:: Problem to work on ::
Tally up the lines below containing the string "consecutive", then write the number alone.

Stored items:
***

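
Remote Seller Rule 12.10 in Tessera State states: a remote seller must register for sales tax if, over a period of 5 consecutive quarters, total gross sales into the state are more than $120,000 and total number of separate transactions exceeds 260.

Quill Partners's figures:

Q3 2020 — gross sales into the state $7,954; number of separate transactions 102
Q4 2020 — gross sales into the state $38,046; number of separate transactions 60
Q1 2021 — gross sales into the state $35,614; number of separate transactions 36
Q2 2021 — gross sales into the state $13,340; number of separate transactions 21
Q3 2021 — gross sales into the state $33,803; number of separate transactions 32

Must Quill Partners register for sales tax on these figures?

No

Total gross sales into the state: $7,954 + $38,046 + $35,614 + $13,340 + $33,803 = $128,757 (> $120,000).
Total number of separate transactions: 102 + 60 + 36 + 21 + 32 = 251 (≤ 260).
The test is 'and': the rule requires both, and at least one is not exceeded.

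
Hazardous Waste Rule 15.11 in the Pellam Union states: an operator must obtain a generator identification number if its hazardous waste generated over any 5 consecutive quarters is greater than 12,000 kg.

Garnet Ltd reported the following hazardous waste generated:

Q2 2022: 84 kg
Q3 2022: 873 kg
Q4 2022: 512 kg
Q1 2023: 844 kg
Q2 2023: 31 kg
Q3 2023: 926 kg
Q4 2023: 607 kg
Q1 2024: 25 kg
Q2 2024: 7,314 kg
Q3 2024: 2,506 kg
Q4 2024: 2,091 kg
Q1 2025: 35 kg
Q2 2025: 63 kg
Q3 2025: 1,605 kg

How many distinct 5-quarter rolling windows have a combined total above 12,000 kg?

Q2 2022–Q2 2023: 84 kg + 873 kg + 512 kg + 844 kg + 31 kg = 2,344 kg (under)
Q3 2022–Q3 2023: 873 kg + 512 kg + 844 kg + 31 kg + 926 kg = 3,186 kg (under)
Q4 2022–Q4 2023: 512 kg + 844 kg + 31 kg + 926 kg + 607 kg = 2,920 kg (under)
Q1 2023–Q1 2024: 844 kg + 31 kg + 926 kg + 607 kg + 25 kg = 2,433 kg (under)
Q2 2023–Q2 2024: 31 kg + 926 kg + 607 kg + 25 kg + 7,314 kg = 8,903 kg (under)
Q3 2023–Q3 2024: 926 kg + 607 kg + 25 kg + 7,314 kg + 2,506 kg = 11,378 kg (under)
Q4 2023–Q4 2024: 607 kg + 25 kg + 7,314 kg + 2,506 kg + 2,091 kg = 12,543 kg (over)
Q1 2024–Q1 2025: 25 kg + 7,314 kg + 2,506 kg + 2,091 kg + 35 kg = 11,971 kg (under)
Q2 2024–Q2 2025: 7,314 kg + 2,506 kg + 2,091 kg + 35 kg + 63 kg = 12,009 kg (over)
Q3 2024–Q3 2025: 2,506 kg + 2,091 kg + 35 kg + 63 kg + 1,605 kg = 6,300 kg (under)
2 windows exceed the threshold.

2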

***

:: Reply to the exercise ::
2